___ Data to examine
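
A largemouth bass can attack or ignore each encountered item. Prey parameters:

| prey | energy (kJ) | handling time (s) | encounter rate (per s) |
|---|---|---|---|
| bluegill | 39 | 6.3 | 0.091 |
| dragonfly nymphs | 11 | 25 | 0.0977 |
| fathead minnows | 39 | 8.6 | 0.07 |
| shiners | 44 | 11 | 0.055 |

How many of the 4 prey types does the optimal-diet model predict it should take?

E/h in descending order: bluegill 6.19, fathead minnows 4.53, shiners 4, dragonfly nymphs 0.44 kJ/s. The optimal diet is the largest prefix of this list for which every included type satisfies E_i/h_i > R on the types above it.
Rate on top 1: 2.256. fathead minnows: 4.53 > 2.256 → include.
Rate on top 2: 2.886. shiners: 4 > 2.886 → include.
Rate on top 3: 3.129. dragonfly nymphs: 0.44 < 3.129 → exclude; stop.
Optimal diet: bluegill, fathead minnows, shiners — 3 of 4 types.

3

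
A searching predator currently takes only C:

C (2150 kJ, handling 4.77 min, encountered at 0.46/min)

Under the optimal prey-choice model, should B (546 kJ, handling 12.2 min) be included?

On C alone, R = ΣλE/(1+Σλh) = 989/3.194 = 309.6 kJ/min.
Profitability of B: 546/12.2 = 44.75 kJ/min.
Since 44.75 < R, time spent handling B is better spent searching.

No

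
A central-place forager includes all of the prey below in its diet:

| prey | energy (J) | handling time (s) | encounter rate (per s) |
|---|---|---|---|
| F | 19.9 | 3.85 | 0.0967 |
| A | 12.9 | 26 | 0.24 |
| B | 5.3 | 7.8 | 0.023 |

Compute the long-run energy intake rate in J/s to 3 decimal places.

0.660 J/s

R = (0.0967×19.9 + 0.24×12.9 + 0.023×5.3) / (1 + 0.0967×3.85 + 0.24×26 + 0.023×7.8) = 5.142/7.792 = 0.66 J/s.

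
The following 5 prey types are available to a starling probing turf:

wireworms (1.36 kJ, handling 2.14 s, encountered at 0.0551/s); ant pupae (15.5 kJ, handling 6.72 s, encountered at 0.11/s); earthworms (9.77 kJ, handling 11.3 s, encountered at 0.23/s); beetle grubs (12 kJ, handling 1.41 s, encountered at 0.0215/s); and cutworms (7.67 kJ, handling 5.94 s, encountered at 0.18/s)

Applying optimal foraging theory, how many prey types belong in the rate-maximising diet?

3

Profitabilities (E/h, kJ/s): beetle grubs 8.51, ant pupae 2.31, cutworms 1.29, earthworms 0.865, wireworms 0.636. Add prey in this order while the next type's profitability exceeds the intake rate on those already taken.
Rate on top 1: 0.2504. ant pupae: 2.31 > 0.2504 → include.
Rate on top 2: 1.109. cutworms: 1.29 > 1.109 → include.
Rate on top 3: 1.178. earthworms: 0.865 < 1.178 → exclude; stop.
Optimal diet: beetle grubs, ant pupae, cutworms — 3 of 5 types.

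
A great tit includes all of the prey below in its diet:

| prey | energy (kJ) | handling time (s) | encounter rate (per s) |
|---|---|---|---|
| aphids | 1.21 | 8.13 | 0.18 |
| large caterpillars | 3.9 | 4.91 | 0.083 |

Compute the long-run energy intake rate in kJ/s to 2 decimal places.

0.19 kJ/s

Energy encountered per unit search time: 0.18×1.21 + 0.083×3.9 = 0.5415 kJ/s.
Handling time per unit search time: 0.18×8.13 + 0.083×4.91 = 1.871.
Rate = 0.5415/(1 + 1.871) = 0.1886 kJ/s.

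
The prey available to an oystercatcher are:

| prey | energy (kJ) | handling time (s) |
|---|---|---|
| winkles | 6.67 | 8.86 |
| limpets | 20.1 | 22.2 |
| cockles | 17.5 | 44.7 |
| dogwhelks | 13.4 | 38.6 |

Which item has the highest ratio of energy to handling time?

limpets

In descending order of E/h:
limpets: 20.1/22.2 = 0.905 kJ/s
winkles: 6.67/8.86 = 0.753 kJ/s
cockles: 17.5/44.7 = 0.391 kJ/s
dogwhelks: 13.4/38.6 = 0.347 kJ/s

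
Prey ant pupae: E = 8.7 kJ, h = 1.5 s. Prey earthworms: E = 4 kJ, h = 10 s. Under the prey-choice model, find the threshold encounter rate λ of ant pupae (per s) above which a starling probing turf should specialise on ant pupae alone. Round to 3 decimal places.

The zero-one rule: include earthworms iff E₂/h₂ > λE₁/(1+λh₁). Equality gives the switch point.
λE₁h₂ = E₂ + λE₂h₁ ⇒ λ = E₂/(E₁h₂ − E₂h₁) = 4/(87 − 6) = 0.04938 per s.

0.049 per s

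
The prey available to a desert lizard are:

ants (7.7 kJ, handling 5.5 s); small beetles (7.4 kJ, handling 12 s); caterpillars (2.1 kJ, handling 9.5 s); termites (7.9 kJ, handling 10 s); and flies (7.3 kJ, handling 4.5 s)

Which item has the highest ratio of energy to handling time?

flies

Profitability E/h (kJ/s): ants = 7.7/5.5 = 1.4, small beetles = 7.4/12 = 0.617, caterpillars = 2.1/9.5 = 0.221, termites = 7.9/10 = 0.79, flies = 7.3/4.5 = 1.62.
Ranked: flies > ants > termites > small beetles > caterpillars.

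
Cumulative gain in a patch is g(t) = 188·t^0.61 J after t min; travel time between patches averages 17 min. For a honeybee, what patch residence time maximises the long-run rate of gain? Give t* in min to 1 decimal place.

Maximise g(t)/(T+t): set derivative to zero → g'(t)(T+t) = g(t).
g'(t) = 0.61·188·t^-0.39. Setting 0.61·188·t^-0.39 = 188·t^0.61/(17+t) gives 0.61(17+t) = t, so 0.39·t = 0.61×17.
t* = 0.61×17/0.39 = 26.59 min.

26.6 min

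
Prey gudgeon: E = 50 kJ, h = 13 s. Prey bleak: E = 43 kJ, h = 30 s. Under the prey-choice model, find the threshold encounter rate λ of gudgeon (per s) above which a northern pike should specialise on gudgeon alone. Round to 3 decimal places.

The zero-one rule: include bleak iff E₂/h₂ > λE₁/(1+λh₁). Equality gives the switch point.
λE₁h₂ = E₂ + λE₂h₁ ⇒ λ = E₂/(E₁h₂ − E₂h₁) = 43/(1500 − 559) = 0.0457 per s.

0.046 per s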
______
**Directions**
Of the entries above, transcribe exactly those lines that fall between the line containing "A great tit" and the line containing "13.4 | 38.6 |", together with those two lines.

**Answer to this exercise**
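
A great tit includes all of the prey below in its diet:

| prey | energy (kJ) | handling time (s) | encounter rate (per s) |
|---|---|---|---|
| aphids | 1.21 | 8.13 | 0.18 |
| large caterpillars | 3.9 | 4.91 | 0.083 |

Compute the long-run energy intake rate in kJ/s to 2 decimal places.

0.19 kJ/s

Energy encountered per unit search time: 0.18×1.21 + 0.083×3.9 = 0.5415 kJ/s.
Handling time per unit search time: 0.18×8.13 + 0.083×4.91 = 1.871.
Rate = 0.5415/(1 + 1.871) = 0.1886 kJ/s.

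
The prey available to an oystercatcher are:

| prey | energy (kJ) | handling time (s) |
|---|---|---|
| winkles | 6.67 | 8.86 |
| limpets | 20.1 | 22.2 |
| cockles | 17.5 | 44.7 |
| dogwhelks | 13.4 | 38.6 |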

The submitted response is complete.